# [Work to complete]
The span to copy runs from the line containing "A legged robot" to the last line below. Copy it exactly, with nothing else.

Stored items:
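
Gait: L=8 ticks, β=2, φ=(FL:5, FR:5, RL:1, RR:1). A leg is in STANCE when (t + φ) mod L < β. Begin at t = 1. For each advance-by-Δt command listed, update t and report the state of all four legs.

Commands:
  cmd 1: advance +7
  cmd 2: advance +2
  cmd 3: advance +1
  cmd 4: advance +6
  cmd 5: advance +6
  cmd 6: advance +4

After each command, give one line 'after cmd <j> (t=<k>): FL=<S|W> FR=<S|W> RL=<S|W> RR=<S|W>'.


after cmd 1 (t=8): FL=W FR=W RL=S RR=S
after cmd 2 (t=10): FL=W FR=W RL=W RR=W
after cmd 3 (t=11): FL=S FR=S RL=W RR=W
after cmd 4 (t=17): FL=W FR=W RL=W RR=W
after cmd 5 (t=23): FL=W FR=W RL=S RR=S
after cmd 6 (t=27): FL=S FR=S RL=W RR=W

start t=1: FL=W FR=W RL=W RR=W
cmd 1: advance +7 → t=8, phase=(5,5,1,1) → FL=W FR=W RL=S RR=S
cmd 2: advance +2 → t=10, phase=(7,7,3,3) → FL=W FR=W RL=W RR=W
cmd 3: advance +1 → t=11, phase=(0,0,4,4) → FL=S FR=S RL=W RR=W
cmd 4: advance +6 → t=17, phase=(6,6,2,2) → FL=W FR=W RL=W RR=W
cmd 5: advance +6 → t=23, phase=(4,4,0,0) → FL=W FR=W RL=S RR=S
cmd 6: advance +4 → t=27, phase=(0,0,4,4) → FL=S FR=S RL=W RR=W


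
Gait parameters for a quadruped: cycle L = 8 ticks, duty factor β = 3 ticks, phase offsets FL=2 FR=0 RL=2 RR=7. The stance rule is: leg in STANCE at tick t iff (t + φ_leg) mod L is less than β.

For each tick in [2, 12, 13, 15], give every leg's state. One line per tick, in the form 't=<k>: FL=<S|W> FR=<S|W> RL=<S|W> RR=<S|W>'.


t=2: phase=(4,2,4,1) vs β=3 → FL=W FR=S RL=W RR=S
t=12: phase=(6,4,6,3) vs β=3 → FL=W FR=W RL=W RR=W
t=13: phase=(7,5,7,4) vs β=3 → FL=W FR=W RL=W RR=W
t=15: phase=(1,7,1,6) vs β=3 → FL=S FR=W RL=S RR=W

t=2: FL=W FR=S RL=W RR=S
t=12: FL=W FR=W RL=W RR=W
t=13: FL=W FR=W RL=W RR=W
t=15: FL=S FR=W RL=S RR=W


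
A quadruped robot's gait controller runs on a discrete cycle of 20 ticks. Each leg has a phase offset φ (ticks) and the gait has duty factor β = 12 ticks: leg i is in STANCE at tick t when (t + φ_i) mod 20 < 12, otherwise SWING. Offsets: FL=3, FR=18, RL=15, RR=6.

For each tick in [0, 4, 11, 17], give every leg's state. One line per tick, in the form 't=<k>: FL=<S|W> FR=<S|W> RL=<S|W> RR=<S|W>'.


t=0: phase=(3,18,15,6) vs β=12 → FL=S FR=W RL=W RR=S
t=4: phase=(7,2,19,10) vs β=12 → FL=S FR=S RL=W RR=S
t=11: phase=(14,9,6,17) vs β=12 → FL=W FR=S RL=S RR=W
t=17: phase=(0,15,12,3) vs β=12 → FL=S FR=W RL=W RR=S

t=0: FL=S FR=W RL=W RR=S
t=4: FL=S FR=S RL=W RR=S
t=11: FL=W FR=S RL=S RR=W
t=17: FL=S FR=W RL=W RR=S


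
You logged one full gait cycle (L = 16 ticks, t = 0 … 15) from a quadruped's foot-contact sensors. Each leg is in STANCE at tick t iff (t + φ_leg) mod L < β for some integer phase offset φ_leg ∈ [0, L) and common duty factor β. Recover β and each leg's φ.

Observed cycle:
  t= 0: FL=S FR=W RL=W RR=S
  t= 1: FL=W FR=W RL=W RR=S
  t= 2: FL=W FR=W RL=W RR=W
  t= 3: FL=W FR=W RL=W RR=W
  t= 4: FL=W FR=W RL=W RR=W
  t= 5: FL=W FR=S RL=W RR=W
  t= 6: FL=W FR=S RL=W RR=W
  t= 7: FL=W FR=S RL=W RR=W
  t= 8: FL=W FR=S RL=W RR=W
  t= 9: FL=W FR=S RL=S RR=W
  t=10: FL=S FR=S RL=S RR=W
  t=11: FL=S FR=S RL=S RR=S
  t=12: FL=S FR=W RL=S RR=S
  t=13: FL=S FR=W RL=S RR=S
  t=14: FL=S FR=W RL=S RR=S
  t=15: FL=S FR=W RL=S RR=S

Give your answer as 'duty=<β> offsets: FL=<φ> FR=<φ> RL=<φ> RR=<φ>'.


duty β = stance ticks per leg = 7
FL: stance ticks = 7; W→S at t=10 → φ=6
FR: stance ticks = 7; W→S at t=5 → φ=11
RL: stance ticks = 7; W→S at t=9 → φ=7
RR: stance ticks = 7; W→S at t=11 → φ=5

duty=7 offsets: FL=6 FR=11 RL=7 RR=5


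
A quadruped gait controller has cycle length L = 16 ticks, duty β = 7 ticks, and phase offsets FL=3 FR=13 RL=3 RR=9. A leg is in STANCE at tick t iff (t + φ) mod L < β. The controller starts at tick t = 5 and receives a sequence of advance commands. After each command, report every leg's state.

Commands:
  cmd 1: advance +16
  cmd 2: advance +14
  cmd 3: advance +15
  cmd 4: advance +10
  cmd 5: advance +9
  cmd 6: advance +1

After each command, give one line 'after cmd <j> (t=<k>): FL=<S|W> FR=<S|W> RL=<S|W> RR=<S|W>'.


start t=5: FL=W FR=S RL=W RR=W
cmd 1: advance +16 → t=21, phase=(8,2,8,14) → FL=W FR=S RL=W RR=W
cmd 2: advance +14 → t=35, phase=(6,0,6,12) → FL=S FR=S RL=S RR=W
cmd 3: advance +15 → t=50, phase=(5,15,5,11) → FL=S FR=W RL=S RR=W
cmd 4: advance +10 → t=60, phase=(15,9,15,5) → FL=W FR=W RL=W RR=S
cmd 5: advance +9 → t=69, phase=(8,2,8,14) → FL=W FR=S RL=W RR=W
cmd 6: advance +1 → t=70, phase=(9,3,9,15) → FL=W FR=S RL=W RR=W

after cmd 1 (t=21): FL=W FR=S RL=W RR=W
after cmd 2 (t=35): FL=S FR=S RL=S RR=W
after cmd 3 (t=50): FL=S FR=W RL=S RR=W
after cmd 4 (t=60): FL=W FR=W RL=W RR=S
after cmd 5 (t=69): FL=W FR=S RL=W RR=W
after cmd 6 (t=70): FL=W FR=S RL=W RR=W


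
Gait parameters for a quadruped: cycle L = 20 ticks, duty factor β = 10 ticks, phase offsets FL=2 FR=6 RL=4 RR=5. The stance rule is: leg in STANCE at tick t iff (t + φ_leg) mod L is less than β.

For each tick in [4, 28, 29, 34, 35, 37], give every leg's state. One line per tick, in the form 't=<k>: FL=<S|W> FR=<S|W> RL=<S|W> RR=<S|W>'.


t=4: FL=S FR=W RL=S RR=S
t=28: FL=W FR=W RL=W RR=W
t=29: FL=W FR=W RL=W RR=W
t=34: FL=W FR=S RL=W RR=W
t=35: FL=W FR=S RL=W RR=S
t=37: FL=W FR=S RL=S RR=S

t=4: phase=(6,10,8,9) vs β=10 → FL=S FR=W RL=S RR=S
t=28: phase=(10,14,12,13) vs β=10 → FL=W FR=W RL=W RR=W
t=29: phase=(11,15,13,14) vs β=10 → FL=W FR=W RL=W RR=W
t=34: phase=(16,0,18,19) vs β=10 → FL=W FR=S RL=W RR=W
t=35: phase=(17,1,19,0) vs β=10 → FL=W FR=S RL=W RR=S
t=37: phase=(19,3,1,2) vs β=10 → FL=W FR=S RL=S RR=S


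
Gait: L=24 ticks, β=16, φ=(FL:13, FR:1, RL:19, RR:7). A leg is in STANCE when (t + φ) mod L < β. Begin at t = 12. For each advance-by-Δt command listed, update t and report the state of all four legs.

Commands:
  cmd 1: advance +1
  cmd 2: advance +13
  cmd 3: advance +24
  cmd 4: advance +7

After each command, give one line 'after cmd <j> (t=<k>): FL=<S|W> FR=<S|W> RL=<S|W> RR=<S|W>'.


start t=12: FL=S FR=S RL=S RR=W
cmd 1: advance +1 → t=13, phase=(2,14,8,20) → FL=S FR=S RL=S RR=W
cmd 2: advance +13 → t=26, phase=(15,3,21,9) → FL=S FR=S RL=W RR=S
cmd 3: advance +24 → t=50, phase=(15,3,21,9) → FL=S FR=S RL=W RR=S
cmd 4: advance +7 → t=57, phase=(22,10,4,16) → FL=W FR=S RL=S RR=W

after cmd 1 (t=13): FL=S FR=S RL=S RR=W
after cmd 2 (t=26): FL=S FR=S RL=W RR=S
after cmd 3 (t=50): FL=S FR=S RL=W RR=S
after cmd 4 (t=57): FL=W FR=S RL=S RR=W


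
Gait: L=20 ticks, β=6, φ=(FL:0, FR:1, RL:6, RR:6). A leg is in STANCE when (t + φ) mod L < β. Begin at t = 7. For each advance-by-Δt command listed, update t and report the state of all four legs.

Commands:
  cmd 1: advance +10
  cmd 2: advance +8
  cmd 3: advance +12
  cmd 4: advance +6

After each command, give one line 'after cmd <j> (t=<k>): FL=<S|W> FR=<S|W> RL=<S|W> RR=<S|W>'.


after cmd 1 (t=17): FL=W FR=W RL=S RR=S
after cmd 2 (t=25): FL=S FR=W RL=W RR=W
after cmd 3 (t=37): FL=W FR=W RL=S RR=S
after cmd 4 (t=43): FL=S FR=S RL=W RR=W

start t=7: FL=W FR=W RL=W RR=W
cmd 1: advance +10 → t=17, phase=(17,18,3,3) → FL=W FR=W RL=S RR=S
cmd 2: advance +8 → t=25, phase=(5,6,11,11) → FL=S FR=W RL=W RR=W
cmd 3: advance +12 → t=37, phase=(17,18,3,3) → FL=W FR=W RL=S RR=S
cmd 4: advance +6 → t=43, phase=(3,4,9,9) → FL=S FR=S RL=W RR=W


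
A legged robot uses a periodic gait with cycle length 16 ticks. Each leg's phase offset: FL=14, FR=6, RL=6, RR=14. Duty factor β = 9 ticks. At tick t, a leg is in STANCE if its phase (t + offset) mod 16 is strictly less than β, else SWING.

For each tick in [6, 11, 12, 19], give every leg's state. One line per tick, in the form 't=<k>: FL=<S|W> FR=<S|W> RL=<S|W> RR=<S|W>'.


t=6: FL=S FR=W RL=W RR=S
t=11: FL=W FR=S RL=S RR=W
t=12: FL=W FR=S RL=S RR=W
t=19: FL=S FR=W RL=W RR=S

t=6: phase=(4,12,12,4) vs β=9 → FL=S FR=W RL=W RR=S
t=11: phase=(9,1,1,9) vs β=9 → FL=W FR=S RL=S RR=W
t=12: phase=(10,2,2,10) vs β=9 → FL=W FR=S RL=S RR=W
t=19: phase=(1,9,9,1) vs β=9 → FL=S FR=W RL=W RR=S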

# [Your response]
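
A legged robot uses a periodic gait with cycle length 16 ticks. Each leg's phase offset: FL=14, FR=6, RL=6, RR=14. Duty factor β = 9 ticks. At tick t, a leg is in STANCE if its phase (t + offset) mod 16 is strictly less than β, else SWING.

For each tick in [6, 11, 12, 19], give every leg's state. One line per tick, in the form 't=<k>: FL=<S|W> FR=<S|W> RL=<S|W> RR=<S|W>'.


t=6: FL=S FR=W RL=W RR=S
t=11: FL=W FR=S RL=S RR=W
t=12: FL=W FR=S RL=S RR=W
t=19: FL=S FR=W RL=W RR=S

t=6: phase=(4,12,12,4) vs β=9 → FL=S FR=W RL=W RR=S
t=11: phase=(9,1,1,9) vs β=9 → FL=W FR=S RL=S RR=W
t=12: phase=(10,2,2,10) vs β=9 → FL=W FR=S RL=S RR=W
t=19: phase=(1,9,9,1) vs β=9 → FL=S FR=W RL=W RR=S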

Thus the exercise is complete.